### THE DATA
Start of Block
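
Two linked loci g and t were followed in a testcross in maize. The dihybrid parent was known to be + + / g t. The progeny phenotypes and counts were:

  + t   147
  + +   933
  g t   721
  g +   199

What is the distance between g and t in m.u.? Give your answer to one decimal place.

The recombinant classes are + t and g +: 147 + 199 = 346.
Recombination frequency = 346/2000 = 0.1730 ≈ 17.3%, i.e. 17.3 m.u.

17.3 m.u.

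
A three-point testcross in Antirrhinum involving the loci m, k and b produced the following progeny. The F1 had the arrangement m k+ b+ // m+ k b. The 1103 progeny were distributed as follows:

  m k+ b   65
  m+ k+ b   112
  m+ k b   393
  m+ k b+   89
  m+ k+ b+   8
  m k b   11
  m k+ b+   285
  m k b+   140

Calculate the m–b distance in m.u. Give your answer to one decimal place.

15.7 m.u.

The two rarest classes, m+ k+ b+ and m k b, are the double crossovers. Comparing them with the parentals, only the m allele has switched, so m is the middle locus and the order is b – m – k.
Crossovers in the b–m interval produce the single-crossover classes m k+ b and m+ k b+ (65 + 89 = 154) plus the double crossovers (19).
RF(b–m) = (154 + 19) / 1103 = 173/1103 = 0.1568 → 15.7 m.u.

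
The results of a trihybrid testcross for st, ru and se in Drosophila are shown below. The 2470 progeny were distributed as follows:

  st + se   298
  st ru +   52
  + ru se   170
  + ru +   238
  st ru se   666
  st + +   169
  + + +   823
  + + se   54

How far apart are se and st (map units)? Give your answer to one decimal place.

18.0 map units

The two most frequent reciprocal classes, st ru se and + + +, are the parental types, so the F1 was st ru se / + + +.
The two rarest classes, st ru + and + + se, are the double crossovers. Comparing them with the parentals, only the se allele has switched, so se is the middle locus and the order is st – se – ru.
Crossovers in the st–se interval produce the single-crossover classes + ru se and st + + (170 + 169 = 339) plus the double crossovers (106).
RF(st–se) = (339 + 106) / 2470 = 445/2470 = 0.1802 → 18.0 map units.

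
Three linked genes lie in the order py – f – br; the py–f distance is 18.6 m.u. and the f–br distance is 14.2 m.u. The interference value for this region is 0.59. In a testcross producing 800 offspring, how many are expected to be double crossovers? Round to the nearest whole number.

Map distances give recombination frequencies of 0.186 and 0.142 for the two intervals.
With interference 0.59 (so coincidence = 0.41), expected double-crossover frequency = 0.186 × 0.142 × 0.41 = 0.01083.
Expected number = 0.01083 × 800 = 8.66 ≈ 9.

9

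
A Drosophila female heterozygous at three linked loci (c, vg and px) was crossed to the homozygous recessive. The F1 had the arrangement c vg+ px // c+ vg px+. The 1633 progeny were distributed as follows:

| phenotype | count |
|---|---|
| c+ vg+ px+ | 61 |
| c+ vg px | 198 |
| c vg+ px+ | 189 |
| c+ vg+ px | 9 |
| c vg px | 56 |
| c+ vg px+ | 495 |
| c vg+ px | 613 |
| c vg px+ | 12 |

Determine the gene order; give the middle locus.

The two rarest classes, c+ vg+ px and c vg px+, are the double crossovers. Comparing them with the parentals, only the c allele has switched, so c is the middle locus and the order is px – c – vg.

c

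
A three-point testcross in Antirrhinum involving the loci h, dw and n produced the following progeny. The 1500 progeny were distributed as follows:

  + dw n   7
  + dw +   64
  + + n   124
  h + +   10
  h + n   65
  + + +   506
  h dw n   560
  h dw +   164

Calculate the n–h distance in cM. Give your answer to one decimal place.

The two most frequent reciprocal classes, h dw n and + + +, are the parental types, so the F1 was h dw n / + + +.
The two rarest classes, + dw n and h + +, are the double crossovers. Comparing them with the parentals, only the h allele has switched, so h is the middle locus and the order is n – h – dw.
Crossovers in the n–h interval produce the single-crossover classes h dw + and + + n (164 + 124 = 288) plus the double crossovers (17).
RF(n–h) = (288 + 17) / 1500 = 305/1500 = 0.2033 → 20.3 cM.

20.3 cM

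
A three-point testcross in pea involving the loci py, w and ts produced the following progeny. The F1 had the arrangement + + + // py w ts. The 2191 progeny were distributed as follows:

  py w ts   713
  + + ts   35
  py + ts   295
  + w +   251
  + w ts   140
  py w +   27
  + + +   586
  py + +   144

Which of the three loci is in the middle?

ts

The two rarest classes, + + ts and py w +, are the double crossovers. Comparing them with the parentals, only the ts allele has switched, so ts is the middle locus and the order is w – ts – py.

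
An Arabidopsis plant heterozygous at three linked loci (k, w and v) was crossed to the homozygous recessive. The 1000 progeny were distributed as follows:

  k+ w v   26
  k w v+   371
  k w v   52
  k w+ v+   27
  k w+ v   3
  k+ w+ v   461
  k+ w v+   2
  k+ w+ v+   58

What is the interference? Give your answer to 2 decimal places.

0.25

The two most frequent reciprocal classes, k+ w+ v and k w v+, are the parental types, so the F1 was k+ w+ v / k w v+.
The two rarest classes, k w+ v and k+ w v+, are the double crossovers. Comparing them with the parentals, only the k allele has switched, so k is the middle locus and the order is v – k – w.
v–k: (110 + 5)/1000 = 0.1150; k–w: (53 + 5)/1000 = 0.0580.
Expected DCO frequency = 0.1150 × 0.0580 ≈ 0.00667; observed = 5/1000 ≈ 0.00500.
Coefficient of coincidence = 0.00500/0.00667 ≈ 0.75; interference = 1 − 0.75 = 0.25.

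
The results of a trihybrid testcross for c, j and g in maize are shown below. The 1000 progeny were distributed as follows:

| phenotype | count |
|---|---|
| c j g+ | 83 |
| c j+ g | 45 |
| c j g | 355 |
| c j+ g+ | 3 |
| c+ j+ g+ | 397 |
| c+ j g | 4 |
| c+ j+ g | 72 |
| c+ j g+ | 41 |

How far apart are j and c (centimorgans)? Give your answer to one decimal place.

The two most frequent reciprocal classes, c j g and c+ j+ g+, are the parental types, so the F1 was c j g / c+ j+ g+.
The two rarest classes, c+ j g and c j+ g+, are the double crossovers. Comparing them with the parentals, only the c allele has switched, so c is the middle locus and the order is g – c – j.
Crossovers in the c–j interval produce the single-crossover classes c j+ g and c+ j g+ (45 + 41 = 86) plus the double crossovers (7).
RF(c–j) = (86 + 7) / 1000 = 93/1000 = 0.0930 → 9.3 centimorgans.

9.3 centimorgans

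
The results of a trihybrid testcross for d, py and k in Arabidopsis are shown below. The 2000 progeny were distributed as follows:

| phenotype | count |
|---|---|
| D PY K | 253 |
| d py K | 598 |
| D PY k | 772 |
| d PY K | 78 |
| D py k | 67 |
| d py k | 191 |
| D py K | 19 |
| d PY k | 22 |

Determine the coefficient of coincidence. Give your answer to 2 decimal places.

The two most frequent reciprocal classes, D PY k and d py K, are the parental types, so the F1 was D PY k / d py K.
The two rarest classes, d PY k and D py K, are the double crossovers. Comparing them with the parentals, only the d allele has switched, so d is the middle locus and the order is k – d – py.
k–d: (444 + 41)/2000 = 0.2425; d–py: (145 + 41)/2000 = 0.0930.
Expected DCO frequency = 0.2425 × 0.0930 ≈ 0.02255; observed = 41/2000 ≈ 0.02050.
Coefficient of coincidence = 0.02050/0.02255 ≈ 0.91.

0.91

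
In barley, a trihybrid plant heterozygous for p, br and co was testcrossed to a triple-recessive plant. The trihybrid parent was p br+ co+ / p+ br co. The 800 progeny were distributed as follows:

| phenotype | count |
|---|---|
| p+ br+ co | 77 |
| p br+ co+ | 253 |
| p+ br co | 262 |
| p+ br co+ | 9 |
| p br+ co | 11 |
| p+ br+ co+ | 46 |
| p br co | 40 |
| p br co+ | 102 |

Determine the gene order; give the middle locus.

co

The two rarest classes, p br+ co and p+ br co+, are the double crossovers. Comparing them with the parentals, only the co allele has switched, so co is the middle locus and the order is p – co – br.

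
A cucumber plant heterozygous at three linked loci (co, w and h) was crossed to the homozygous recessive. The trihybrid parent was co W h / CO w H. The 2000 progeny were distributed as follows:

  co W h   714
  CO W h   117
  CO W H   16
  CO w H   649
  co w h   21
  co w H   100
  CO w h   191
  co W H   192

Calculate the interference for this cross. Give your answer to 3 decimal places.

The two rarest classes, co w h and CO W H, are the double crossovers. Comparing them with the parentals, only the w allele has switched, so w is the middle locus and the order is h – w – co.
h–w: (383 + 37)/2000 = 0.2100; w–co: (217 + 37)/2000 = 0.1270.
Expected DCO frequency = 0.2100 × 0.1270 ≈ 0.02667; observed = 37/2000 ≈ 0.01850.
Coefficient of coincidence = 0.01850/0.02667 ≈ 0.694; interference = 1 − 0.694 = 0.306.

0.306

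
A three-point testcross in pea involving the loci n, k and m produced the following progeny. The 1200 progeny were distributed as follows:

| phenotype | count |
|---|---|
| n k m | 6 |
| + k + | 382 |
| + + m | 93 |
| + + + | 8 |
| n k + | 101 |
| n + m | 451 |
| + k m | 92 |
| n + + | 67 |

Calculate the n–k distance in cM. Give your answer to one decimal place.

17.3 cM

The two most frequent reciprocal classes, n + m and + k +, are the parental types, so the F1 was n + m / + k +.
The two rarest classes, n k m and + + +, are the double crossovers. Comparing them with the parentals, only the k allele has switched, so k is the middle locus and the order is n – k – m.
Crossovers in the n–k interval produce the single-crossover classes + + m and n k + (93 + 101 = 194) plus the double crossovers (14).
RF(n–k) = (194 + 14) / 1200 = 208/1200 = 0.1733 → 17.3 cM.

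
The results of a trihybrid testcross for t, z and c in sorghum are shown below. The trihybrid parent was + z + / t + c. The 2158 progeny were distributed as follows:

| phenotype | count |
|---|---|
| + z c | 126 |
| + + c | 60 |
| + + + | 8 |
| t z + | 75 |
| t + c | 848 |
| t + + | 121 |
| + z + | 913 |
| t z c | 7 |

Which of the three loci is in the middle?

The two rarest classes, + + + and t z c, are the double crossovers. Comparing them with the parentals, only the z allele has switched, so z is the middle locus and the order is c – z – t.

z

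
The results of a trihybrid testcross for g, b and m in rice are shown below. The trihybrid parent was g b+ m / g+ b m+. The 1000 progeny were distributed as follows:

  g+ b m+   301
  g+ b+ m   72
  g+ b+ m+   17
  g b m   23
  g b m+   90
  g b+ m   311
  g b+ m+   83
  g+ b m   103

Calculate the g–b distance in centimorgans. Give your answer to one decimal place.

The two rarest classes, g b m and g+ b+ m+, are the double crossovers. Comparing them with the parentals, only the b allele has switched, so b is the middle locus and the order is m – b – g.
Crossovers in the b–g interval produce the single-crossover classes g+ b+ m and g b m+ (72 + 90 = 162) plus the double crossovers (40).
RF(b–g) = (162 + 40) / 1000 = 202/1000 = 0.2020 → 20.2 centimorgans.

20.2 centimorgans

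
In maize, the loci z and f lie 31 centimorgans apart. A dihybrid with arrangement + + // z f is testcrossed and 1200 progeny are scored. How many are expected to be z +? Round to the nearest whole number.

186

A map distance of 31 centimorgans corresponds to a recombination frequency of 0.310.
The F1 is + + / z f, so z + is a recombinant gamete class with expected frequency r/2 = 0.310/2 = 0.1550.
Expected number = 0.1550 × 1200 = 186.00 ≈ 186.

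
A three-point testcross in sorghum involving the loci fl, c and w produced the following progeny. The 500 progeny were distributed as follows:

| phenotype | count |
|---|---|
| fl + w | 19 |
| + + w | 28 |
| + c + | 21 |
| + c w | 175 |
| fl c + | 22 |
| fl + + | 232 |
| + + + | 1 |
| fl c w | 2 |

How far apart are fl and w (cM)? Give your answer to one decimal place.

8.6 cM

The two most frequent reciprocal classes, + c w and fl + +, are the parental types, so the F1 was + c w / fl + +.
The two rarest classes, fl c w and + + +, are the double crossovers. Comparing them with the parentals, only the fl allele has switched, so fl is the middle locus and the order is w – fl – c.
Crossovers in the w–fl interval produce the single-crossover classes + c + and fl + w (21 + 19 = 40) plus the double crossovers (3).
RF(w–fl) = (40 + 3) / 500 = 43/500 = 0.0860 → 8.6 cM.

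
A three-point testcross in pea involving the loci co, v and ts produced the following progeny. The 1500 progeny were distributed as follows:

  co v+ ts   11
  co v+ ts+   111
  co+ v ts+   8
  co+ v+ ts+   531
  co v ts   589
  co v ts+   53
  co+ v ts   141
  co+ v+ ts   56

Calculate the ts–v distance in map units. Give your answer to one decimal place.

8.5 map units

The two most frequent reciprocal classes, co v ts and co+ v+ ts+, are the parental types, so the F1 was co v ts / co+ v+ ts+.
The two rarest classes, co v+ ts and co+ v ts+, are the double crossovers. Comparing them with the parentals, only the v allele has switched, so v is the middle locus and the order is ts – v – co.
Crossovers in the ts–v interval produce the single-crossover classes co v ts+ and co+ v+ ts (53 + 56 = 109) plus the double crossovers (19).
RF(ts–v) = (109 + 19) / 1500 = 128/1500 = 0.0853 → 8.5 map units.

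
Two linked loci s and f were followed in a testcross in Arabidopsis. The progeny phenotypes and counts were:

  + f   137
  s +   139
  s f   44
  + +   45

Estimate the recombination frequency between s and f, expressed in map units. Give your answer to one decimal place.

24.4 map units

The two most frequent classes, + f (137) and s + (139), are the parental types, so the F1 was + f / s +.
The recombinant classes are + + and s f: 45 + 44 = 89.
Recombination frequency = 89/365 = 0.2438 ≈ 24.4%, i.e. 24.4 map units.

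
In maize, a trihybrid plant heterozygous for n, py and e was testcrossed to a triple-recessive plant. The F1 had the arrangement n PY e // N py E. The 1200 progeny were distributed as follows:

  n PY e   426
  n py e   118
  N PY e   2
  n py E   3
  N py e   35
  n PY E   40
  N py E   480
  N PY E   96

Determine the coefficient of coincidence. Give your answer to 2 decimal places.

The two rarest classes, N PY e and n py E, are the double crossovers. Comparing them with the parentals, only the n allele has switched, so n is the middle locus and the order is py – n – e.
py–n: (214 + 5)/1200 = 0.1825; n–e: (75 + 5)/1200 = 0.0667.
Expected DCO frequency = 0.1825 × 0.0667 ≈ 0.01217; observed = 5/1200 ≈ 0.00417.
Coefficient of coincidence = 0.00417/0.01217 ≈ 0.34.

0.34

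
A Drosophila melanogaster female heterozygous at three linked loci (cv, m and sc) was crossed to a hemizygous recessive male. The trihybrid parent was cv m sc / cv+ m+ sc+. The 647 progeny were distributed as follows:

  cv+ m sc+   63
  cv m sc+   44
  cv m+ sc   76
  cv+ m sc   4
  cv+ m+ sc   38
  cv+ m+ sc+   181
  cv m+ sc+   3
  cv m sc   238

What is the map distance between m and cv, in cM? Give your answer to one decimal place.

The two rarest classes, cv+ m sc and cv m+ sc+, are the double crossovers. Comparing them with the parentals, only the cv allele has switched, so cv is the middle locus and the order is m – cv – sc.
Crossovers in the m–cv interval produce the single-crossover classes cv m+ sc and cv+ m sc+ (76 + 63 = 139) plus the double crossovers (7).
RF(m–cv) = (139 + 7) / 647 = 146/647 = 0.2257 → 22.6 cM.

22.6 cM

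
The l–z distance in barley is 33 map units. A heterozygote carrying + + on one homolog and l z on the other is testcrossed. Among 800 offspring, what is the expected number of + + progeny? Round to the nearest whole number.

A map distance of 33 map units corresponds to a recombination frequency of 0.330.
The F1 is + + / l z, so + + is a parental gamete class with expected frequency (1 − r)/2 = 0.670/2 = 0.3350.
Expected number = 0.3350 × 800 = 268.00 ≈ 268.

268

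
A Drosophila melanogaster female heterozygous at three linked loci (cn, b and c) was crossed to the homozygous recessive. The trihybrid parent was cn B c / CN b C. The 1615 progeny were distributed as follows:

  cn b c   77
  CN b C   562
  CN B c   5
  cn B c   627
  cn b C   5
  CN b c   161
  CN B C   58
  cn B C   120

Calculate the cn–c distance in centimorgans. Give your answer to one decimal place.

The two rarest classes, CN B c and cn b C, are the double crossovers. Comparing them with the parentals, only the cn allele has switched, so cn is the middle locus and the order is c – cn – b.
Crossovers in the c–cn interval produce the single-crossover classes cn B C and CN b c (120 + 161 = 281) plus the double crossovers (10).
RF(c–cn) = (281 + 10) / 1615 = 291/1615 = 0.1802 → 18.0 centimorgans.

18.0 centimorgans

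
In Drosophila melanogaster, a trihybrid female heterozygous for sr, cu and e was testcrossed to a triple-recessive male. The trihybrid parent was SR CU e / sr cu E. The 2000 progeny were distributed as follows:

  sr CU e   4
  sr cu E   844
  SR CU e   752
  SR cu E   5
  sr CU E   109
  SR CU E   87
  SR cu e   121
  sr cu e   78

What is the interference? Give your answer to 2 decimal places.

The two rarest classes, sr CU e and SR cu E, are the double crossovers. Comparing them with the parentals, only the sr allele has switched, so sr is the middle locus and the order is e – sr – cu.
e–sr: (165 + 9)/2000 = 0.0870; sr–cu: (230 + 9)/2000 = 0.1195.
Expected DCO frequency = 0.0870 × 0.1195 ≈ 0.01040; observed = 9/2000 ≈ 0.00450.
Coefficient of coincidence = 0.00450/0.01040 ≈ 0.43; interference = 1 − 0.43 = 0.57.

0.57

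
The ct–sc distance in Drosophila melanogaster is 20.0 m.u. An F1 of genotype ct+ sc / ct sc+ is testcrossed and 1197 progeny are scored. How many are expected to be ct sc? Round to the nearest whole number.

A map distance of 20.0 m.u. corresponds to a recombination frequency of 0.200.
The F1 is ct+ sc / ct sc+, so ct sc is a recombinant gamete class with expected frequency r/2 = 0.200/2 = 0.1000.
Expected number = 0.1000 × 1197 = 119.70 ≈ 120.

120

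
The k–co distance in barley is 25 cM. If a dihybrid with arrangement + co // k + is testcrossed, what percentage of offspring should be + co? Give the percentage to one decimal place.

37.5%

A map distance of 25 cM corresponds to a recombination frequency of 0.250.
The F1 is + co / k +, so + co is a parental gamete class with expected frequency (1 − r)/2 = 0.750/2 = 0.3750.
That is 0.3750 = 37.5% of the progeny.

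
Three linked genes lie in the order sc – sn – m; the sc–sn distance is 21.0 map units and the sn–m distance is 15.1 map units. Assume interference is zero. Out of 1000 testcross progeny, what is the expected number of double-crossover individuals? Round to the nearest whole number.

Map distances give recombination frequencies of 0.210 and 0.151 for the two intervals.
With no interference, expected double-crossover frequency = 0.210 × 0.151 = 0.03171.
Expected number = 0.03171 × 1000 = 31.71 ≈ 32.

32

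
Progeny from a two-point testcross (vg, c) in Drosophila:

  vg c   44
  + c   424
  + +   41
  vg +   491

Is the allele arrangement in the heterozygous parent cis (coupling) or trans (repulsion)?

trans

The two most frequent classes are + c (424) and vg + (491); these are the parental (non-recombinant) types.
So the F1 carried + c on one chromosome and vg + on the other — the recessive alleles are on opposite chromosomes (trans / repulsion).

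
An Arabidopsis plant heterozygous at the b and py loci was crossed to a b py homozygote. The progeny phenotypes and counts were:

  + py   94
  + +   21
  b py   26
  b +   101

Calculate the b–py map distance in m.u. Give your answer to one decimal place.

The two most frequent classes, + py (94) and b + (101), are the parental types, so the F1 was + py / b +.
The recombinant classes are + + and b py: 21 + 26 = 47.
Recombination frequency = 47/242 = 0.1942 ≈ 19.4%, i.e. 19.4 m.u.

19.4 m.u.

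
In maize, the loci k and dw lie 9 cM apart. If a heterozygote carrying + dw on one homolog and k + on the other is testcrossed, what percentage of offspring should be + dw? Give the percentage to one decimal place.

45.5%

A map distance of 9 cM corresponds to a recombination frequency of 0.090.
The F1 is + dw / k +, so + dw is a parental gamete class with expected frequency (1 − r)/2 = 0.910/2 = 0.4550.
That is 0.4550 = 45.5% of the progeny.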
End of Block
### ABOUT THIS EXERCISE
Determine the number of lines in the material above that include the word "counts". Give that number and no other text.

### ANSWER SECTION
3